The records that follow must all be duplicated exactly.

====== SOURCE MATERIAL

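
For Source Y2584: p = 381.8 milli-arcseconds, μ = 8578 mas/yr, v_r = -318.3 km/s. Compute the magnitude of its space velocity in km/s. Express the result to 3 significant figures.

336 km/s

d = 1/p = 1/0.3818″ = 2.6192 pc.
μ = 8578 mas/yr = 8.578 ″/yr.
v_t = 4.740 μ d = 4.740 × 8.578 × 2.6192 = 106.5 km/s.
v = √(v_r² + v_t²) = √((-318.3)² + 106.5²) = √112657 = 335.64 km/s.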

============

RESULT BELOW >>
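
For Source Y2584: p = 381.8 milli-arcseconds, μ = 8578 mas/yr, v_r = -318.3 km/s. Compute the magnitude of its space velocity in km/s. Express the result to 3 significant figures.

336 km/s

d = 1/p = 1/0.3818″ = 2.6192 pc.
μ = 8578 mas/yr = 8.578 ″/yr.
v_t = 4.740 μ d = 4.740 × 8.578 × 2.6192 = 106.5 km/s.
v = √(v_r² + v_t²) = √((-318.3)² + 106.5²) = √112657 = 335.64 km/s.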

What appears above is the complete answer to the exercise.